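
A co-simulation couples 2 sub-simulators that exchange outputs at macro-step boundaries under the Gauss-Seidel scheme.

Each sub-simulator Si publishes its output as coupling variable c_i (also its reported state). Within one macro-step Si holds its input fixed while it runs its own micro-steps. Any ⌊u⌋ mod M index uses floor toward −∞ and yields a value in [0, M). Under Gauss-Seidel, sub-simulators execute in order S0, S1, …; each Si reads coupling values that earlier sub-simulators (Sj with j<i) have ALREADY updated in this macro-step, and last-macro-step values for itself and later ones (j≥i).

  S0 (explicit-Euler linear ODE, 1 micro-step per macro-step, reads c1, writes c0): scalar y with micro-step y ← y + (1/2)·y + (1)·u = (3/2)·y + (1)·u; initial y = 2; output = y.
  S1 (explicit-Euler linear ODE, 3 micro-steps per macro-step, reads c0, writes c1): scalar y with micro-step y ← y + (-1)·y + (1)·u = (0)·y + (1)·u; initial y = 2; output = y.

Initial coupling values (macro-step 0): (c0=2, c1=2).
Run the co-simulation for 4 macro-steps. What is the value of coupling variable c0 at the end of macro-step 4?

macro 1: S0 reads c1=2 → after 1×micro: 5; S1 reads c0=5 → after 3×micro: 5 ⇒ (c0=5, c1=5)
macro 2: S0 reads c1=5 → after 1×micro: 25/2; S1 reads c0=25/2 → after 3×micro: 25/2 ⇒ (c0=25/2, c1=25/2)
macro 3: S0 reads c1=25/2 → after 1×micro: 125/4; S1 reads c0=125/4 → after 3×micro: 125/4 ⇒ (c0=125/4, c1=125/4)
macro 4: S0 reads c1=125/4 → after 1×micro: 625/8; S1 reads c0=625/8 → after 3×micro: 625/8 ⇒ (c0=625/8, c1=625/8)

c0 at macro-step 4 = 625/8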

★ ★ ★

§ **EXERCISE OBJECTIVE**: Nothing but the line with "S0 (explicit-Euler linear" and the lines after it, through the end of the material, should appear in the output, word for word.

§ **RESPONSE BOX**:
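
  S0 (explicit-Euler linear ODE, 1 micro-step per macro-step, reads c1, writes c0): scalar y with micro-step y ← y + (1/2)·y + (1)·u = (3/2)·y + (1)·u; initial y = 2; output = y.
  S1 (explicit-Euler linear ODE, 3 micro-steps per macro-step, reads c0, writes c1): scalar y with micro-step y ← y + (-1)·y + (1)·u = (0)·y + (1)·u; initial y = 2; output = y.

Initial coupling values (macro-step 0): (c0=2, c1=2).
Run the co-simulation for 4 macro-steps. What is the value of coupling variable c0 at the end of macro-step 4?

macro 1: S0 reads c1=2 → after 1×micro: 5; S1 reads c0=5 → after 3×micro: 5 ⇒ (c0=5, c1=5)
macro 2: S0 reads c1=5 → after 1×micro: 25/2; S1 reads c0=25/2 → after 3×micro: 25/2 ⇒ (c0=25/2, c1=25/2)
macro 3: S0 reads c1=25/2 → after 1×micro: 125/4; S1 reads c0=125/4 → after 3×micro: 125/4 ⇒ (c0=125/4, c1=125/4)
macro 4: S0 reads c1=125/4 → after 1×micro: 625/8; S1 reads c0=625/8 → after 3×micro: 625/8 ⇒ (c0=625/8, c1=625/8)

c0 at macro-step 4 = 625/8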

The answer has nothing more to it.